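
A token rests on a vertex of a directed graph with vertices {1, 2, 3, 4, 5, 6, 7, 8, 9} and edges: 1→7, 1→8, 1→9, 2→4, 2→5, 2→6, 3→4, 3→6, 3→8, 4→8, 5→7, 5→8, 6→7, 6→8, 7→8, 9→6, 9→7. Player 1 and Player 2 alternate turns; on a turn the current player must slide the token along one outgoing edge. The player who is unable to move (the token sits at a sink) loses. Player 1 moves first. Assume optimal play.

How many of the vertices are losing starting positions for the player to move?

Use the standard recursion: the mover loses at a terminal position; elsewhere, the mover wins exactly when some move hands the opponent an L position.
Every edge goes from a vertex to one that appears earlier in the order 8, 7, 6, 9, 4, 3, 5, 2, 1, so processing vertices in that order labels each vertex after all of its successors.
8: no outgoing edge → L
7: reaches L-position 8 → W
6: reaches L-position 8 → W
9: only reaches 6(W), 7(W), all W → L
4: reaches L-position 8 → W
3: reaches L-position 8 → W
5: reaches L-position 8 → W
2: only reaches 5(W), 4(W), 6(W), all W → L
1: reaches L-position 9 → W
The L vertices are 2, 8, 9; that is 3 in all.

3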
##########
(Exercise):
Answer with an exact copy of the lines from the one containing "How many of" through the end of the entries above, leaving out everything before.

(Your solution):
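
How many of the vertices are losing starting positions for the player to move?

Use the standard recursion: the mover loses at a terminal position; elsewhere, the mover wins exactly when some move hands the opponent an L position.
Every edge goes from a vertex to one that appears earlier in the order 8, 7, 6, 9, 4, 3, 5, 2, 1, so processing vertices in that order labels each vertex after all of its successors.
8: no outgoing edge → L
7: reaches L-position 8 → W
6: reaches L-position 8 → W
9: only reaches 6(W), 7(W), all W → L
4: reaches L-position 8 → W
3: reaches L-position 8 → W
5: reaches L-position 8 → W
2: only reaches 5(W), 4(W), 6(W), all W → L
1: reaches L-position 9 → W
The L vertices are 2, 8, 9; that is 3 in all.

3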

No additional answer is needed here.